- _ASSIGNMENT_: Set down every record below exactly as written.

○ ○ ○ ○ ○ ○ ○

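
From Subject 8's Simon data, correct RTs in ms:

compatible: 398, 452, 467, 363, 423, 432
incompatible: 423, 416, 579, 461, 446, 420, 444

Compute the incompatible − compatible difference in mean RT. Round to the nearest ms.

M(compatible) = 2535/6 = 422.500
M(incompatible) = 3189/7 = 455.571
Difference = 455.571 − 422.500 = 33.071 ms

33 ms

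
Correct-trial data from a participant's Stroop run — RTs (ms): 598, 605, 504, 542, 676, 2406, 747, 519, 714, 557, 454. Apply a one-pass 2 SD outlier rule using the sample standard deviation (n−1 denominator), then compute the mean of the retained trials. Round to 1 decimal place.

591.6 ms

n = 11, ΣRT = 8322, M = 756.545
Σ(x−M)² = 3074780.73; s = √(3074780.73/10) = 554.507
Cutoffs: 756.545 ± 2·554.507 → [-352.5, 1865.6]
Outside: 2406 → excluded.
Retained (n=10): Σ = 5916, mean = 5916/10 = 591.600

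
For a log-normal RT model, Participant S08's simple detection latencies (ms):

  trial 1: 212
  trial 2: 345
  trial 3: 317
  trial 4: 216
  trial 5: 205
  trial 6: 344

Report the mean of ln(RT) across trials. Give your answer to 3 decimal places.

ln(RT): 5.3566, 5.8435, 5.7589, 5.3753, 5.3230, 5.8406
Σ ln(RT) = 33.4980
Mean = 33.4980/6 = 5.58299

5.583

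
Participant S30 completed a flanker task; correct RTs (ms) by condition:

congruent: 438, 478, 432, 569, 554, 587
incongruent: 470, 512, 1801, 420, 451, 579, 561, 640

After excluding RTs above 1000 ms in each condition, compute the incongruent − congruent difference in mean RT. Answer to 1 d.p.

9.3 ms

incongruent: exclude 1801
M(congruent) = 3058/6 = 509.667
M(incongruent) = 3633/7 = 519.000
Difference = 519.000 − 509.667 = 9.333 ms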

○ ○ ○ ○ ○ ○ ○

- _RESULT OF THIS TASK_:
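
From Subject 8's Simon data, correct RTs in ms:

compatible: 398, 452, 467, 363, 423, 432
incompatible: 423, 416, 579, 461, 446, 420, 444

Compute the incompatible − compatible difference in mean RT. Round to the nearest ms.

M(compatible) = 2535/6 = 422.500
M(incompatible) = 3189/7 = 455.571
Difference = 455.571 − 422.500 = 33.071 ms

33 ms

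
Correct-trial data from a participant's Stroop run — RTs (ms): 598, 605, 504, 542, 676, 2406, 747, 519, 714, 557, 454. Apply a one-pass 2 SD outlier rule using the sample standard deviation (n−1 denominator), then compute the mean of the retained trials. Round to 1 decimal place.

591.6 ms

n = 11, ΣRT = 8322, M = 756.545
Σ(x−M)² = 3074780.73; s = √(3074780.73/10) = 554.507
Cutoffs: 756.545 ± 2·554.507 → [-352.5, 1865.6]
Outside: 2406 → excluded.
Retained (n=10): Σ = 5916, mean = 5916/10 = 591.600

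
For a log-normal RT model, Participant S08's simple detection latencies (ms):

  trial 1: 212
  trial 2: 345
  trial 3: 317
  trial 4: 216
  trial 5: 205
  trial 6: 344

Report the mean of ln(RT) across trials. Give your answer to 3 decimal places.

ln(RT): 5.3566, 5.8435, 5.7589, 5.3753, 5.3230, 5.8406
Σ ln(RT) = 33.4980
Mean = 33.4980/6 = 5.58299

5.583

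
Participant S30 completed a flanker task; correct RTs (ms) by condition:

congruent: 438, 478, 432, 569, 554, 587
incongruent: 470, 512, 1801, 420, 451, 579, 561, 640

After excluding RTs above 1000 ms in each condition, compute the incongruent − congruent difference in mean RT. Answer to 1 d.p.

9.3 ms

incongruent: exclude 1801
M(congruent) = 3058/6 = 509.667
M(incongruent) = 3633/7 = 519.000
Difference = 519.000 − 509.667 = 9.333 ms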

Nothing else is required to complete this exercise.